Task instructions —
A verbatim copy of every entry is required. Produce it now.

^^^^^^^^^^^^^^^^

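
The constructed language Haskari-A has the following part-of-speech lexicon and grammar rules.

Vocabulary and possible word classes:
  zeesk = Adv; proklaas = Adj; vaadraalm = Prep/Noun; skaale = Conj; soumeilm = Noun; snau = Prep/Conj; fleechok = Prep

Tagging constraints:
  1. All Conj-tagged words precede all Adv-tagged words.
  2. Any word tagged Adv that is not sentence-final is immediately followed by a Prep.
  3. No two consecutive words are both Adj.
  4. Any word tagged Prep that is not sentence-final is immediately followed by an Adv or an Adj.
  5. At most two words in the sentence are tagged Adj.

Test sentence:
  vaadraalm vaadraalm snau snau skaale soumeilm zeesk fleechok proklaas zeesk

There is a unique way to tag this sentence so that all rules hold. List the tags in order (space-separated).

Candidates per position — 1:vaadraalm {Prep,Noun}; 2:vaadraalm {Prep,Noun}; 3:snau {Prep,Conj}; 4:snau {Prep,Conj}; 5:skaale {Conj}; 6:soumeilm {Noun}; 7:zeesk {Adv}; 8:fleechok {Prep}; 9:proklaas {Adj}; 10:zeesk {Adv}.
If word 1 were Prep, no tagging could satisfy rule 4; so word 1 is Noun.
If word 2 were Prep, no tagging could satisfy rule 4; so word 2 is Noun.
If word 3 were Prep, no tagging could satisfy rule 4; so word 3 is Conj.
If word 4 were Prep, no tagging could satisfy rule 4; so word 4 is Conj.
So the tagging must be: Noun Noun Conj Conj Conj Noun Adv Prep Adj Adv.
Check: rule 1 satisfied; rule 2 satisfied; rule 3 satisfied; rule 4 satisfied; rule 5 satisfied.

Noun Noun Conj Conj Conj Noun Adv Prep Adj Adv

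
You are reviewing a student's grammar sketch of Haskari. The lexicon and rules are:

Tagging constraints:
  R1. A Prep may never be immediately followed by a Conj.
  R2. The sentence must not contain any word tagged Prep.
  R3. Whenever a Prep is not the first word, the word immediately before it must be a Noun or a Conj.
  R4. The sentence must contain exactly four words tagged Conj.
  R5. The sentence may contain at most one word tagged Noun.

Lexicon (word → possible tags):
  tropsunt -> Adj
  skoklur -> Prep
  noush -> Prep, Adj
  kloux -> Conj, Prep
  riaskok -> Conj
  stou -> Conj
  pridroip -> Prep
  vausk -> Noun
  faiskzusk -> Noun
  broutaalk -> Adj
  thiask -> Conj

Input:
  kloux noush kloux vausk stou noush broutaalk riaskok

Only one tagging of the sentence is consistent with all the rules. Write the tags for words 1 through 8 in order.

Candidates per position — 1:kloux {Conj,Prep}; 2:noush {Prep,Adj}; 3:kloux {Conj,Prep}; 4:vausk {Noun}; 5:stou {Conj}; 6:noush {Prep,Adj}; 7:broutaalk {Adj}; 8:riaskok {Conj}.
If word 1 were Prep, no tagging could satisfy rule 2; so word 1 is Conj.
If word 2 were Prep, no tagging could satisfy rule 2; so word 2 is Adj.
If word 3 were Prep, no tagging could satisfy rule 2; so word 3 is Conj.
If word 6 were Prep, no tagging could satisfy rule 2; so word 6 is Adj.
That leaves exactly one tagging: Conj Adj Conj Noun Conj Adj Adj Conj.
Check: rule 1 ✓; rule 2 ✓; rule 3 ✓; rule 4 ✓; rule 5 ✓.

Conj Adj Conj Noun Conj Adj Adj Conj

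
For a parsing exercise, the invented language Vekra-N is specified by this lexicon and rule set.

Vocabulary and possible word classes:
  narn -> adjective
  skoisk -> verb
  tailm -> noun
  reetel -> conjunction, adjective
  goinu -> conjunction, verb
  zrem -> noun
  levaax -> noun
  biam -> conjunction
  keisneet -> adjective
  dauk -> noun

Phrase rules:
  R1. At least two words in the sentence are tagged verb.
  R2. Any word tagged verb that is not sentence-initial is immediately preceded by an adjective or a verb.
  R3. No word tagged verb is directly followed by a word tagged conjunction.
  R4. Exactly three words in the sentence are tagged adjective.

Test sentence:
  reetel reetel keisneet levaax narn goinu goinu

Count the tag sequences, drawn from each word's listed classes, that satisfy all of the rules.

2

Candidates per position — 1:reetel {conjunction,adjective}; 2:reetel {conjunction,adjective}; 3:keisneet {adjective}; 4:levaax {noun}; 5:narn {adjective}; 6:goinu {conjunction,verb}; 7:goinu {conjunction,verb}.
There are 16 candidate sequences in total.
The sequences that satisfy every rule: conjunction adjective adjective noun adjective verb verb; adjective conjunction adjective noun adjective verb verb.
Count = 2.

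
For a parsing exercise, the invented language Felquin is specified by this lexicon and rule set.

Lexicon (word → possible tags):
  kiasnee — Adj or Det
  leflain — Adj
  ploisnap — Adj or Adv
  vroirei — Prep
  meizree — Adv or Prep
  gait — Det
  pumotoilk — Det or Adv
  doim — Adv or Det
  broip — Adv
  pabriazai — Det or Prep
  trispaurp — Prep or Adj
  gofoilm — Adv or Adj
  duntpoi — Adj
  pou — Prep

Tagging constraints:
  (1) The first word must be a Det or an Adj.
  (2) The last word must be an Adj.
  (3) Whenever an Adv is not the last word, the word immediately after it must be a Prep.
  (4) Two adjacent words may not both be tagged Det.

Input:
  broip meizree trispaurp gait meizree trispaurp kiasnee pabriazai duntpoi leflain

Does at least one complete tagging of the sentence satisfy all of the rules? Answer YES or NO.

NO

Candidates per position — 1:broip {Adv}; 2:meizree {Adv,Prep}; 3:trispaurp {Prep,Adj}; 4:gait {Det}; 5:meizree {Adv,Prep}; 6:trispaurp {Prep,Adj}; 7:kiasnee {Adj,Det}; 8:pabriazai {Det,Prep}; 9:duntpoi {Adj}; 10:leflain {Adj}.
Rule 1 cannot be satisfied by any choice of tags from the lexicon.
So there is no consistent tagging.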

^^^^^^^^^^^^^^^^

Solved exercise —
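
The constructed language Haskari-A has the following part-of-speech lexicon and grammar rules.

Vocabulary and possible word classes:
  zeesk = Adv; proklaas = Adj; vaadraalm = Prep/Noun; skaale = Conj; soumeilm = Noun; snau = Prep/Conj; fleechok = Prep

Tagging constraints:
  1. All Conj-tagged words precede all Adv-tagged words.
  2. Any word tagged Adv that is not sentence-final is immediately followed by a Prep.
  3. No two consecutive words are both Adj.
  4. Any word tagged Prep that is not sentence-final is immediately followed by an Adv or an Adj.
  5. At most two words in the sentence are tagged Adj.

Test sentence:
  vaadraalm vaadraalm snau snau skaale soumeilm zeesk fleechok proklaas zeesk

There is a unique way to tag this sentence so that all rules hold. List the tags in order (space-separated).

Candidates per position — 1:vaadraalm {Prep,Noun}; 2:vaadraalm {Prep,Noun}; 3:snau {Prep,Conj}; 4:snau {Prep,Conj}; 5:skaale {Conj}; 6:soumeilm {Noun}; 7:zeesk {Adv}; 8:fleechok {Prep}; 9:proklaas {Adj}; 10:zeesk {Adv}.
If word 1 were Prep, no tagging could satisfy rule 4; so word 1 is Noun.
If word 2 were Prep, no tagging could satisfy rule 4; so word 2 is Noun.
If word 3 were Prep, no tagging could satisfy rule 4; so word 3 is Conj.
If word 4 were Prep, no tagging could satisfy rule 4; so word 4 is Conj.
So the tagging must be: Noun Noun Conj Conj Conj Noun Adv Prep Adj Adv.
Check: rule 1 satisfied; rule 2 satisfied; rule 3 satisfied; rule 4 satisfied; rule 5 satisfied.

Noun Noun Conj Conj Conj Noun Adv Prep Adj Adv

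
You are reviewing a student's grammar sketch of Haskari. The lexicon and rules are:

Tagging constraints:
  R1. A Prep may never be immediately followed by a Conj.
  R2. The sentence must not contain any word tagged Prep.
  R3. Whenever a Prep is not the first word, the word immediately before it must be a Noun or a Conj.
  R4. The sentence must contain exactly four words tagged Conj.
  R5. The sentence may contain at most one word tagged Noun.

Lexicon (word → possible tags):
  tropsunt -> Adj
  skoklur -> Prep
  noush -> Prep, Adj
  kloux -> Conj, Prep
  riaskok -> Conj
  stou -> Conj
  pridroip -> Prep
  vausk -> Noun
  faiskzusk -> Noun
  broutaalk -> Adj
  thiask -> Conj

Input:
  kloux noush kloux vausk stou noush broutaalk riaskok

Only one tagging of the sentence is consistent with all the rules. Write the tags for words 1 through 8 in order.

Candidates per position — 1:kloux {Conj,Prep}; 2:noush {Prep,Adj}; 3:kloux {Conj,Prep}; 4:vausk {Noun}; 5:stou {Conj}; 6:noush {Prep,Adj}; 7:broutaalk {Adj}; 8:riaskok {Conj}.
If word 1 were Prep, no tagging could satisfy rule 2; so word 1 is Conj.
If word 2 were Prep, no tagging could satisfy rule 2; so word 2 is Adj.
If word 3 were Prep, no tagging could satisfy rule 2; so word 3 is Conj.
If word 6 were Prep, no tagging could satisfy rule 2; so word 6 is Adj.
That leaves exactly one tagging: Conj Adj Conj Noun Conj Adj Adj Conj.
Check: rule 1 ✓; rule 2 ✓; rule 3 ✓; rule 4 ✓; rule 5 ✓.

Conj Adj Conj Noun Conj Adj Adj Conj

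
For a parsing exercise, the invented language Vekra-N is specified by this lexicon and rule set.

Vocabulary and possible word classes:
  narn -> adjective
  skoisk -> verb
  tailm -> noun
  reetel -> conjunction, adjective
  goinu -> conjunction, verb
  zrem -> noun
  levaax -> noun
  biam -> conjunction
  keisneet -> adjective
  dauk -> noun

Phrase rules:
  R1. At least two words in the sentence are tagged verb.
  R2. Any word tagged verb that is not sentence-initial is immediately preceded by an adjective or a verb.
  R3. No word tagged verb is directly followed by a word tagged conjunction.
  R4. Exactly three words in the sentence are tagged adjective.

Test sentence:
  reetel reetel keisneet levaax narn goinu goinu

Count the tag sequences, drawn from each word's listed classes, that satisfy all of the rules.

2

Candidates per position — 1:reetel {conjunction,adjective}; 2:reetel {conjunction,adjective}; 3:keisneet {adjective}; 4:levaax {noun}; 5:narn {adjective}; 6:goinu {conjunction,verb}; 7:goinu {conjunction,verb}.
There are 16 candidate sequences in total.
The sequences that satisfy every rule: conjunction adjective adjective noun adjective verb verb; adjective conjunction adjective noun adjective verb verb.
Count = 2.

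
For a parsing exercise, the invented language Felquin is specified by this lexicon and rule set.

Lexicon (word → possible tags):
  kiasnee — Adj or Det
  leflain — Adj
  ploisnap — Adj or Adv
  vroirei — Prep
  meizree — Adv or Prep
  gait — Det
  pumotoilk — Det or Adv
  doim — Adv or Det
  broip — Adv
  pabriazai — Det or Prep
  trispaurp — Prep or Adj
  gofoilm — Adv or Adj
  duntpoi — Adj
  pou — Prep

Tagging constraints:
  (1) The first word must be a Det or an Adj.
  (2) The last word must be an Adj.
  (3) Whenever an Adv is not the last word, the word immediately after it must be a Prep.
  (4) Two adjacent words may not both be tagged Det.

Input:
  broip meizree trispaurp gait meizree trispaurp kiasnee pabriazai duntpoi leflain

Does at least one complete tagging of the sentence satisfy all of the rules? Answer YES or NO.

NO

Candidates per position — 1:broip {Adv}; 2:meizree {Adv,Prep}; 3:trispaurp {Prep,Adj}; 4:gait {Det}; 5:meizree {Adv,Prep}; 6:trispaurp {Prep,Adj}; 7:kiasnee {Adj,Det}; 8:pabriazai {Det,Prep}; 9:duntpoi {Adj}; 10:leflain {Adj}.
Rule 1 cannot be satisfied by any choice of tags from the lexicon.
So there is no consistent tagging.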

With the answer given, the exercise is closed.